## EXERCISE
Your output should be the entries below, exact in every detail.
┏━━
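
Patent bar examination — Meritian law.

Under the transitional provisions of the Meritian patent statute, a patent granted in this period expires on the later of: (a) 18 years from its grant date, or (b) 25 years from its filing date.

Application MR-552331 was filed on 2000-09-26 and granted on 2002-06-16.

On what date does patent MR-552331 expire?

(a) grant + 18 years → 16 June 2020.
(b) filing + 25 years → 26 September 2025.
Later of the two: 26 September 2025.

September 26, 2025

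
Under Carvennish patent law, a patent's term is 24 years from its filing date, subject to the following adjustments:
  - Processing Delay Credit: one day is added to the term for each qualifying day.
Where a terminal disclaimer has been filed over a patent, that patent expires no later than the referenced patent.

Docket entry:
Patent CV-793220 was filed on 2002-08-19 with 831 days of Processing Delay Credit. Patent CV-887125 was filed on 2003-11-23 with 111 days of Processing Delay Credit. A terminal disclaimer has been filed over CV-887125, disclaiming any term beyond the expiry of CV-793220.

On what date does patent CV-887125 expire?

Natural term of CV-887125:
  Base: filing + 24 years → 23 November 2027.
  Processing Delay Credit: +111 days → 13 March 2028.
Expiry of referenced patent CV-793220:
  Base: filing + 24 years → 19 August 2026.
  Processing Delay Credit: +831 days → 27 November 2028.
Terminal disclaimer: CV-887125 expires on the earlier of 13 March 2028 and 27 November 2028.

2028-03-13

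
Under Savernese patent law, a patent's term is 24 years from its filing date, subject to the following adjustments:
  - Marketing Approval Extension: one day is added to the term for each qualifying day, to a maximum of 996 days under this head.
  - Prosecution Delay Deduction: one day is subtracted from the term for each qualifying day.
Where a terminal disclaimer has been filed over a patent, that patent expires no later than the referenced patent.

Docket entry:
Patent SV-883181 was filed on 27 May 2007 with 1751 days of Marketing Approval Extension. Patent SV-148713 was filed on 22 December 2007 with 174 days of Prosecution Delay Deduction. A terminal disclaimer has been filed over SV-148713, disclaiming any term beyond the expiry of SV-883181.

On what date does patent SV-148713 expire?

July 1, 2031

Natural term of SV-148713:
  Base: filing + 24 years → 22 December 2031.
  Prosecution Delay Deduction: −174 days → 1 July 2031.
Expiry of referenced patent SV-883181:
  Base: filing + 24 years → 27 May 2031.
  Marketing Approval Extension: 1751 days claimed exceeds the 996-day cap, so +996 days → 16 February 2034.
Terminal disclaimer: SV-148713 expires on the earlier of 1 July 2031 and 16 February 2034.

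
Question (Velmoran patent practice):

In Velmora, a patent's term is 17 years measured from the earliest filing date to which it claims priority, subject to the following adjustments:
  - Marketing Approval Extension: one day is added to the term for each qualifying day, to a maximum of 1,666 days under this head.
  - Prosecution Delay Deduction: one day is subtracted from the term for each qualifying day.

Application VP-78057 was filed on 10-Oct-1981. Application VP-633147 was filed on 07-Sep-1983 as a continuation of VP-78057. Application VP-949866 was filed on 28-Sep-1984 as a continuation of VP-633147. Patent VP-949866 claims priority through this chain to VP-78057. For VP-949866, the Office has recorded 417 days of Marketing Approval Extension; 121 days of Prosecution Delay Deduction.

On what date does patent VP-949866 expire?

August 2, 1999

Earliest priority filing: 10 October 1981.
Base term: 10 October 1981 + 17 years → 10 October 1998.
Marketing Approval Extension: 417 days (within the 1666-day cap) → +417 days → 1 December 1999.
Prosecution Delay Deduction: −121 days → 2 August 1999.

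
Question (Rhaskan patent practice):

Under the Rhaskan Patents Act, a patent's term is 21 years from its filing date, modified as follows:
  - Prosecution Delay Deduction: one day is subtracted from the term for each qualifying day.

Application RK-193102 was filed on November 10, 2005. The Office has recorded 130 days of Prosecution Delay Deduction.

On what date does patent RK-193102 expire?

Base term: filing date + 21 years → 10 November 2026.
Prosecution Delay Deduction: −130 days → 3 July 2026.

2026-07-03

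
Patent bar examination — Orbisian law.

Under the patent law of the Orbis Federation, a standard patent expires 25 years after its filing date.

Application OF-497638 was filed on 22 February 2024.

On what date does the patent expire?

Filing date + 25 years → 22 February 2049.

February 22, 2049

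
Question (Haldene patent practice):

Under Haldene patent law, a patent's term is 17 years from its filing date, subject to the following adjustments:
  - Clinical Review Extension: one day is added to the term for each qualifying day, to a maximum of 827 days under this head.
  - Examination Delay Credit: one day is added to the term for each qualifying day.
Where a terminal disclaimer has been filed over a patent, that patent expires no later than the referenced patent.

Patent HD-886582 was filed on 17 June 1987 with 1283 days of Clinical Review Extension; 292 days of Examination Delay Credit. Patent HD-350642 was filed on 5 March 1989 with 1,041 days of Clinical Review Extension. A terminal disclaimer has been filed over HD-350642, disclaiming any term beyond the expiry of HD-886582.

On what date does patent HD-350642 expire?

July 11, 2007

Natural term of HD-350642:
  Base: filing + 17 years → 5 March 2006.
  Clinical Review Extension: 1041 days claimed exceeds the 827-day cap, so +827 days → 9 June 2008.
Expiry of referenced patent HD-886582:
  Base: filing + 17 years → 17 June 2004.
  Clinical Review Extension: 1283 days claimed exceeds the 827-day cap, so +827 days → 22 September 2006.
  Examination Delay Credit: +292 days → 11 July 2007.
Terminal disclaimer: HD-350642 expires on the earlier of 9 June 2008 and 11 July 2007.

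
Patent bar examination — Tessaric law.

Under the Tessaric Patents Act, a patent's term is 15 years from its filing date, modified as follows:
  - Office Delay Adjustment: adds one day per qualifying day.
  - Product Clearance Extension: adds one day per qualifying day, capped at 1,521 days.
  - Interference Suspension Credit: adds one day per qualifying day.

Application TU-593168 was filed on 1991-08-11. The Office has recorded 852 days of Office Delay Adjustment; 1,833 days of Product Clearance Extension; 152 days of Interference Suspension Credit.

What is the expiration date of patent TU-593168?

Base term: filing date + 15 years → 11 August 2006.
Office Delay Adjustment: +852 days → 10 December 2008.
Product Clearance Extension: 1833 days claimed exceeds the 1521-day cap, so +1521 days → 8 February 2013.
Interference Suspension Credit: +152 days → 10 July 2013.

2013-07-10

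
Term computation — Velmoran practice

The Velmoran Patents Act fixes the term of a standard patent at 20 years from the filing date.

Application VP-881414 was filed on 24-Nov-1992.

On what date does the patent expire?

Filing date + 20 years → 24 November 2012.

November 24, 2012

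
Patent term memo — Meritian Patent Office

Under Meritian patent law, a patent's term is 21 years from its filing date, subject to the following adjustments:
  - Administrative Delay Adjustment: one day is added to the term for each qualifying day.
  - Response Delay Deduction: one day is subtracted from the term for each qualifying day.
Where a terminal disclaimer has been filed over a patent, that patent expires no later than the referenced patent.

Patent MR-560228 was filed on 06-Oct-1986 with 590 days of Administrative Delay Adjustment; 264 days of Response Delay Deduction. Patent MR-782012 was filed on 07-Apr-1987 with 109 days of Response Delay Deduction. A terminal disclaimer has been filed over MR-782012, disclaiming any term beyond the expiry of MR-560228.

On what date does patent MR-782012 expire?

Natural term of MR-782012:
  Base: filing + 21 years → 7 April 2008.
  Response Delay Deduction: −109 days → 20 December 2007.
Expiry of referenced patent MR-560228:
  Base: filing + 21 years → 6 October 2007.
  Administrative Delay Adjustment: +590 days → 18 May 2009.
  Response Delay Deduction: −264 days → 27 August 2008.
Terminal disclaimer: MR-782012 expires on the earlier of 20 December 2007 and 27 August 2008.

2007-12-20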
┗━━
## SOLUTION TO THIS EXERCISE
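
Patent bar examination — Meritian law.

Under the transitional provisions of the Meritian patent statute, a patent granted in this period expires on the later of: (a) 18 years from its grant date, or (b) 25 years from its filing date.

Application MR-552331 was filed on 2000-09-26 and granted on 2002-06-16.

On what date does patent MR-552331 expire?

(a) grant + 18 years → 16 June 2020.
(b) filing + 25 years → 26 September 2025.
Later of the two: 26 September 2025.

September 26, 2025

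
Under Carvennish patent law, a patent's term is 24 years from its filing date, subject to the following adjustments:
  - Processing Delay Credit: one day is added to the term for each qualifying day.
Where a terminal disclaimer has been filed over a patent, that patent expires no later than the referenced patent.

Docket entry:
Patent CV-793220 was filed on 2002-08-19 with 831 days of Processing Delay Credit. Patent CV-887125 was filed on 2003-11-23 with 111 days of Processing Delay Credit. A terminal disclaimer has been filed over CV-887125, disclaiming any term beyond the expiry of CV-793220.

On what date does patent CV-887125 expire?

Natural term of CV-887125:
  Base: filing + 24 years → 23 November 2027.
  Processing Delay Credit: +111 days → 13 March 2028.
Expiry of referenced patent CV-793220:
  Base: filing + 24 years → 19 August 2026.
  Processing Delay Credit: +831 days → 27 November 2028.
Terminal disclaimer: CV-887125 expires on the earlier of 13 March 2028 and 27 November 2028.

2028-03-13

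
Under Savernese patent law, a patent's term is 24 years from its filing date, subject to the following adjustments:
  - Marketing Approval Extension: one day is added to the term for each qualifying day, to a maximum of 996 days under this head.
  - Prosecution Delay Deduction: one day is subtracted from the term for each qualifying day.
Where a terminal disclaimer has been filed over a patent, that patent expires no later than the referenced patent.

Docket entry:
Patent SV-883181 was filed on 27 May 2007 with 1751 days of Marketing Approval Extension. Patent SV-148713 was filed on 22 December 2007 with 174 days of Prosecution Delay Deduction. A terminal disclaimer has been filed over SV-148713, disclaiming any term beyond the expiry of SV-883181.

On what date does patent SV-148713 expire?

July 1, 2031

Natural term of SV-148713:
  Base: filing + 24 years → 22 December 2031.
  Prosecution Delay Deduction: −174 days → 1 July 2031.
Expiry of referenced patent SV-883181:
  Base: filing + 24 years → 27 May 2031.
  Marketing Approval Extension: 1751 days claimed exceeds the 996-day cap, so +996 days → 16 February 2034.
Terminal disclaimer: SV-148713 expires on the earlier of 1 July 2031 and 16 February 2034.

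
Question (Velmoran patent practice):

In Velmora, a patent's term is 17 years measured from the earliest filing date to which it claims priority, subject to the following adjustments:
  - Marketing Approval Extension: one day is added to the term for each qualifying day, to a maximum of 1,666 days under this head.
  - Prosecution Delay Deduction: one day is subtracted from the term for each qualifying day.

Application VP-78057 was filed on 10-Oct-1981. Application VP-633147 was filed on 07-Sep-1983 as a continuation of VP-78057. Application VP-949866 was filed on 28-Sep-1984 as a continuation of VP-633147. Patent VP-949866 claims priority through this chain to VP-78057. For VP-949866, the Office has recorded 417 days of Marketing Approval Extension; 121 days of Prosecution Delay Deduction.

On what date does patent VP-949866 expire?

August 2, 1999

Earliest priority filing: 10 October 1981.
Base term: 10 October 1981 + 17 years → 10 October 1998.
Marketing Approval Extension: 417 days (within the 1666-day cap) → +417 days → 1 December 1999.
Prosecution Delay Deduction: −121 days → 2 August 1999.

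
Question (Rhaskan patent practice):

Under the Rhaskan Patents Act, a patent's term is 21 years from its filing date, modified as follows:
  - Prosecution Delay Deduction: one day is subtracted from the term for each qualifying day.

Application RK-193102 was filed on November 10, 2005. The Office has recorded 130 days of Prosecution Delay Deduction.

On what date does patent RK-193102 expire?

Base term: filing date + 21 years → 10 November 2026.
Prosecution Delay Deduction: −130 days → 3 July 2026.

2026-07-03

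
Patent bar examination — Orbisian law.

Under the patent law of the Orbis Federation, a standard patent expires 25 years after its filing date.

Application OF-497638 was filed on 22 February 2024.

On what date does the patent expire?

Filing date + 25 years → 22 February 2049.

February 22, 2049

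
Question (Haldene patent practice):

Under Haldene patent law, a patent's term is 17 years from its filing date, subject to the following adjustments:
  - Clinical Review Extension: one day is added to the term for each qualifying day, to a maximum of 827 days under this head.
  - Examination Delay Credit: one day is added to the term for each qualifying day.
Where a terminal disclaimer has been filed over a patent, that patent expires no later than the referenced patent.

Patent HD-886582 was filed on 17 June 1987 with 1283 days of Clinical Review Extension; 292 days of Examination Delay Credit. Patent HD-350642 was filed on 5 March 1989 with 1,041 days of Clinical Review Extension. A terminal disclaimer has been filed over HD-350642, disclaiming any term beyond the expiry of HD-886582.

On what date does patent HD-350642 expire?

July 11, 2007

Natural term of HD-350642:
  Base: filing + 17 years → 5 March 2006.
  Clinical Review Extension: 1041 days claimed exceeds the 827-day cap, so +827 days → 9 June 2008.
Expiry of referenced patent HD-886582:
  Base: filing + 17 years → 17 June 2004.
  Clinical Review Extension: 1283 days claimed exceeds the 827-day cap, so +827 days → 22 September 2006.
  Examination Delay Credit: +292 days → 11 July 2007.
Terminal disclaimer: HD-350642 expires on the earlier of 9 June 2008 and 11 July 2007.

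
Patent bar examination — Tessaric law.

Under the Tessaric Patents Act, a patent's term is 15 years from its filing date, modified as follows:
  - Office Delay Adjustment: adds one day per qualifying day.
  - Product Clearance Extension: adds one day per qualifying day, capped at 1,521 days.
  - Interference Suspension Credit: adds one day per qualifying day.

Application TU-593168 was filed on 1991-08-11. The Office has recorded 852 days of Office Delay Adjustment; 1,833 days of Product Clearance Extension; 152 days of Interference Suspension Credit.

What is the expiration date of patent TU-593168?

Base term: filing date + 15 years → 11 August 2006.
Office Delay Adjustment: +852 days → 10 December 2008.
Product Clearance Extension: 1833 days claimed exceeds the 1521-day cap, so +1521 days → 8 February 2013.
Interference Suspension Credit: +152 days → 10 July 2013.

2013-07-10

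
Term computation — Velmoran practice

The Velmoran Patents Act fixes the term of a standard patent at 20 years from the filing date.

Application VP-881414 was filed on 24-Nov-1992.

On what date does the patent expire?

Filing date + 20 years → 24 November 2012.

November 24, 2012

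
Patent term memo — Meritian Patent Office

Under Meritian patent law, a patent's term is 21 years from its filing date, subject to the following adjustments:
  - Administrative Delay Adjustment: one day is added to the term for each qualifying day.
  - Response Delay Deduction: one day is subtracted from the term for each qualifying day.
Where a terminal disclaimer has been filed over a patent, that patent expires no later than the referenced patent.

Patent MR-560228 was filed on 06-Oct-1986 with 590 days of Administrative Delay Adjustment; 264 days of Response Delay Deduction. Patent MR-782012 was filed on 07-Apr-1987 with 109 days of Response Delay Deduction. A terminal disclaimer has been filed over MR-782012, disclaiming any term beyond the expiry of MR-560228.

On what date does patent MR-782012 expire?

Natural term of MR-782012:
  Base: filing + 21 years → 7 April 2008.
  Response Delay Deduction: −109 days → 20 December 2007.
Expiry of referenced patent MR-560228:
  Base: filing + 21 years → 6 October 2007.
  Administrative Delay Adjustment: +590 days → 18 May 2009.
  Response Delay Deduction: −264 days → 27 August 2008.
Terminal disclaimer: MR-782012 expires on the earlier of 20 December 2007 and 27 August 2008.

2007-12-20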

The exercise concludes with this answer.